Which lines of the records contain "transitive"? Collect every one of them.

[Records from a dataset]
***

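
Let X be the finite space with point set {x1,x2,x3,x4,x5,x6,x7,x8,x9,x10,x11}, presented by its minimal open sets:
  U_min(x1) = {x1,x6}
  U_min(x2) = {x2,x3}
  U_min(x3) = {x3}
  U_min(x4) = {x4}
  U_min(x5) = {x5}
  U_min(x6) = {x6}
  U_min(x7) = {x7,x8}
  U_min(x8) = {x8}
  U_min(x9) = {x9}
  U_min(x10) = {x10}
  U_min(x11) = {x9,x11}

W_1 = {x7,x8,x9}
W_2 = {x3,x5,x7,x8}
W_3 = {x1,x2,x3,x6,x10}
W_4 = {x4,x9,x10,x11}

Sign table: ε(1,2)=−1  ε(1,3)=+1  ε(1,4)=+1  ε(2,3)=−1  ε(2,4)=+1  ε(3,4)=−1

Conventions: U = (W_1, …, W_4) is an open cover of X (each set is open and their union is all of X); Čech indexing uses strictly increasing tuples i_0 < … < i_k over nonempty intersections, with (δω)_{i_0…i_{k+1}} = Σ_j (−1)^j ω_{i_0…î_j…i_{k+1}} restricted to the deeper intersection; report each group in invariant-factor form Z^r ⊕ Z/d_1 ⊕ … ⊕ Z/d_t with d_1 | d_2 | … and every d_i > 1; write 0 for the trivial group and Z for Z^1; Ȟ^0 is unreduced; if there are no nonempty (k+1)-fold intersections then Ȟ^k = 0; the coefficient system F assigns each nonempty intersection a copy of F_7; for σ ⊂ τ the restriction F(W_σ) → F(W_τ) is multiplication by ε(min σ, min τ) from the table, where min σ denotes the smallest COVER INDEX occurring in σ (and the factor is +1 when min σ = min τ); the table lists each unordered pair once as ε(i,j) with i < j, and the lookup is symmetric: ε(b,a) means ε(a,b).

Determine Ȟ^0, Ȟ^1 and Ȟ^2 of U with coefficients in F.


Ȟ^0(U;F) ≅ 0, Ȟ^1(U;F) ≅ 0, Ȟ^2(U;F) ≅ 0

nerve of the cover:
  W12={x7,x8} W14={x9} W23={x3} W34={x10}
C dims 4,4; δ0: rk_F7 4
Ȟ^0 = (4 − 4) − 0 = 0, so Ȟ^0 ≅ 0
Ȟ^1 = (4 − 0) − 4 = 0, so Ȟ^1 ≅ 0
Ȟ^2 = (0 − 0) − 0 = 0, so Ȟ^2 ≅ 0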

***

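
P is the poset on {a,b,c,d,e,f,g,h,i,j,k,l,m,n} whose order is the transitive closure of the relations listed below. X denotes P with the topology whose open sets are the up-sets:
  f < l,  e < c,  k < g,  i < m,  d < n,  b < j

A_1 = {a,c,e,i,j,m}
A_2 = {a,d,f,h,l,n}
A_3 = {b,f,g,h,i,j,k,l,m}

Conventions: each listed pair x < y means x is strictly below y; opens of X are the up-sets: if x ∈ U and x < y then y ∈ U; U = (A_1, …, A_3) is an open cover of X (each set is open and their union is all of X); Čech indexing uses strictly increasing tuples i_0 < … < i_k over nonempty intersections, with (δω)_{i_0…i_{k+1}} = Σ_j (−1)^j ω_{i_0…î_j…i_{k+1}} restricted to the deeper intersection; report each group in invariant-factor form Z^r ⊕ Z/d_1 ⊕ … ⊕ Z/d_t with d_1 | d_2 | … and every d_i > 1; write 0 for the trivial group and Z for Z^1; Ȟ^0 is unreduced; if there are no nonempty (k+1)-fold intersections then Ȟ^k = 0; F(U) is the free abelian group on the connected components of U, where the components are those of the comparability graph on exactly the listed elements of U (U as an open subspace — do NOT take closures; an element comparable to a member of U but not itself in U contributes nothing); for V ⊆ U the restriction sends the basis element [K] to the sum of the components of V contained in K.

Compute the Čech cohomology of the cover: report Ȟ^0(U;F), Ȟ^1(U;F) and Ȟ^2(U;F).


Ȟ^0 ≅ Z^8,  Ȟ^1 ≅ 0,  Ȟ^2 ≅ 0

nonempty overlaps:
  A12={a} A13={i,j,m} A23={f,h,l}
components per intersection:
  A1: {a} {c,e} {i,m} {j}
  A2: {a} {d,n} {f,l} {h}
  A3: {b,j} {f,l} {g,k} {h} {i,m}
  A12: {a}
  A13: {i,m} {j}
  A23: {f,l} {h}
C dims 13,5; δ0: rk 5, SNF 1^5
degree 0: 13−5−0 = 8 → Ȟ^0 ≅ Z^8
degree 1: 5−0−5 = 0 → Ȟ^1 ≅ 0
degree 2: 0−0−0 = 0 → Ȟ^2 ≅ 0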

***

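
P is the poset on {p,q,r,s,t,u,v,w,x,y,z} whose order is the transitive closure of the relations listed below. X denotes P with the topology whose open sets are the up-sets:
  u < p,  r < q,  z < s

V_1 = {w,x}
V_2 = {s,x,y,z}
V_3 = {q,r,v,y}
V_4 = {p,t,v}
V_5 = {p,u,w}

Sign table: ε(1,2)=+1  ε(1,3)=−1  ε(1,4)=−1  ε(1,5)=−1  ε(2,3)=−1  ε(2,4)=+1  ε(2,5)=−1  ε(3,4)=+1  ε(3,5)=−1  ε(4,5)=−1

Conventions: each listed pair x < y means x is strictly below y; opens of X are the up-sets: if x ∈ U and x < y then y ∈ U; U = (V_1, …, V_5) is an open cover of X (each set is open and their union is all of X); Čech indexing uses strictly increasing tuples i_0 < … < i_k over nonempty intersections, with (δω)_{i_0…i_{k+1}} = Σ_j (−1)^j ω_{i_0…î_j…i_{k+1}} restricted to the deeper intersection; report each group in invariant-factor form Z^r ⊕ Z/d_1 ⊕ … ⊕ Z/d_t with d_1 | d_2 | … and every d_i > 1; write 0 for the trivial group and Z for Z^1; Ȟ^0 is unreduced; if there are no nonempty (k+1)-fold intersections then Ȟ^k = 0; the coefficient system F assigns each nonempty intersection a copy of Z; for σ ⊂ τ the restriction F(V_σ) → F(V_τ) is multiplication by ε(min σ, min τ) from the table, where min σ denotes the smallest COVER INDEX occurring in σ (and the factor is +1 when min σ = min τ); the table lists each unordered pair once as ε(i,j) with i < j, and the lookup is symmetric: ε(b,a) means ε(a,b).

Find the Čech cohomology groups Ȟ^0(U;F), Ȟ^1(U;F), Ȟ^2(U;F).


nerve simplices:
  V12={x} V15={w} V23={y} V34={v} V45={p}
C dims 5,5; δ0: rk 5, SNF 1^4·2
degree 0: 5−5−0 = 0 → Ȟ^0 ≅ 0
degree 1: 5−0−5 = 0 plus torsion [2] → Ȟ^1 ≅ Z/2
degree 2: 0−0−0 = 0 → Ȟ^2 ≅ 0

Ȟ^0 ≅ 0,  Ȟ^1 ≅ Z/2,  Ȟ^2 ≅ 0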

***

● Response:
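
P is the poset on {a,b,c,d,e,f,g,h,i,j,k,l,m,n} whose order is the transitive closure of the relations listed below. X denotes P with the topology whose open sets are the up-sets:
P is the poset on {p,q,r,s,t,u,v,w,x,y,z} whose order is the transitive closure of the relations listed below. X denotes P with the topology whose open sets are the up-sets: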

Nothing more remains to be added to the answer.